» **Brief**
After finding the line with "Width W = 8" in the data below, set down exactly each line through the one with "Initial row (generation 0): 10100100", inclusive, and stop there.

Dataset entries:
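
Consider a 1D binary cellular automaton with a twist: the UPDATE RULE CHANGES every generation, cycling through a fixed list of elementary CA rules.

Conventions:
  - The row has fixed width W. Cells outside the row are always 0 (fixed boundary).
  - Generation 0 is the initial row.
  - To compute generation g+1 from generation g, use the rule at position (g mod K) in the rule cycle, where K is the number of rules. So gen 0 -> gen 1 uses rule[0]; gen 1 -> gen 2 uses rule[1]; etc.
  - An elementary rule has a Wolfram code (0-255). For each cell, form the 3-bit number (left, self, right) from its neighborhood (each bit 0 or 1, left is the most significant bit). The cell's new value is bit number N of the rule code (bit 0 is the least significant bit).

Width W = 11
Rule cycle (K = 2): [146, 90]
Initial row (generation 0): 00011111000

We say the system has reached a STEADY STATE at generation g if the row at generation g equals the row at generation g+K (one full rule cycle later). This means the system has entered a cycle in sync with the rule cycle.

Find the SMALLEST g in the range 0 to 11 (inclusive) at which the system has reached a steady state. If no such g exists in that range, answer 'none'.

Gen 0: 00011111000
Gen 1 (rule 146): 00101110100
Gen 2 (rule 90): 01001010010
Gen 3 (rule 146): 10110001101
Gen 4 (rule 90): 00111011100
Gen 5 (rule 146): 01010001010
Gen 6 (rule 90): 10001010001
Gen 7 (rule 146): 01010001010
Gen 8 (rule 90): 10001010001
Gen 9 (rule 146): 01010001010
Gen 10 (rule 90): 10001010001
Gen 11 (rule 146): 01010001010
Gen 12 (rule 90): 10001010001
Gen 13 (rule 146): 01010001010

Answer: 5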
* * *
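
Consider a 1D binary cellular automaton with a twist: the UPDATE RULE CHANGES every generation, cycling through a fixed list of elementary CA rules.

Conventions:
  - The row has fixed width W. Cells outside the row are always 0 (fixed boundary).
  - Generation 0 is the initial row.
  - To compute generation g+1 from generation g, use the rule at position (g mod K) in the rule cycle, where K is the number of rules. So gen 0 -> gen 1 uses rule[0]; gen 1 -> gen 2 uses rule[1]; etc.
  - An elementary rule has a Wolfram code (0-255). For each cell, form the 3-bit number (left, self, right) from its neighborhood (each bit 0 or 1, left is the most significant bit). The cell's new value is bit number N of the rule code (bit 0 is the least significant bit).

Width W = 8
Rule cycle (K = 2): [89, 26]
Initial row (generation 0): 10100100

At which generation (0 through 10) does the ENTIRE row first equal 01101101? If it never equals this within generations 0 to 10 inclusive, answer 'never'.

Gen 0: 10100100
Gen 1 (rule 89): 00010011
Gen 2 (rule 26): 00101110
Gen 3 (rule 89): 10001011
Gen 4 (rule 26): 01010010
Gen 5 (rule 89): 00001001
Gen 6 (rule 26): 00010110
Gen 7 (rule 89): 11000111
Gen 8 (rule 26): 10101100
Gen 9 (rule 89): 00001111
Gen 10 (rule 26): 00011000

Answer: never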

» **Result of this exercise**
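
Width W = 8
Rule cycle (K = 2): [89, 26]
Initial row (generation 0): 10100100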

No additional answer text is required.